Segment Start: Data extract
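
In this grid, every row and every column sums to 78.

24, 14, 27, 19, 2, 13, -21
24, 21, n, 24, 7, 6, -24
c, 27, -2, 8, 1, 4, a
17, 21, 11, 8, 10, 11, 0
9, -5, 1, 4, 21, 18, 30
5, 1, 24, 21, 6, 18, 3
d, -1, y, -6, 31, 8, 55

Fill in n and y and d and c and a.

n = 20, y = -3, d = -6, c = 5, a = 35

Row 2 has 24 + 21 + 24 + 7 + 6 − 24 = 58; the blank must be 78 − 58 = 20.
Column 3 has 27 + 20 − 2 + 11 + 1 + 24 = 81; the blank must be 78 − 81 = -3.
Column 7 has -21 − 24 + 0 + 30 + 3 + 55 = 43; the blank must be 78 − 43 = 35.
Row 3 has 27 − 2 + 8 + 1 + 4 + 35 = 73; the blank must be 78 − 73 = 5.
Row 7 has -1 − 3 − 6 + 31 + 8 + 55 = 84; the blank must be 78 − 84 = -6.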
Segment End: Data extract
Recopy the whole listing exactly.

- [Your response]
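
In this grid, every row and every column sums to 78.

24, 14, 27, 19, 2, 13, -21
24, 21, n, 24, 7, 6, -24
c, 27, -2, 8, 1, 4, a
17, 21, 11, 8, 10, 11, 0
9, -5, 1, 4, 21, 18, 30
5, 1, 24, 21, 6, 18, 3
d, -1, y, -6, 31, 8, 55

Fill in n and y and d and c and a.

n = 20, y = -3, d = -6, c = 5, a = 35

Row 2 has 24 + 21 + 24 + 7 + 6 − 24 = 58; the blank must be 78 − 58 = 20.
Column 3 has 27 + 20 − 2 + 11 + 1 + 24 = 81; the blank must be 78 − 81 = -3.
Column 7 has -21 − 24 + 0 + 30 + 3 + 55 = 43; the blank must be 78 − 43 = 35.
Row 3 has 27 − 2 + 8 + 1 + 4 + 35 = 73; the blank must be 78 − 73 = 5.
Row 7 has -1 − 3 − 6 + 31 + 8 + 55 = 84; the blank must be 78 − 84 = -6.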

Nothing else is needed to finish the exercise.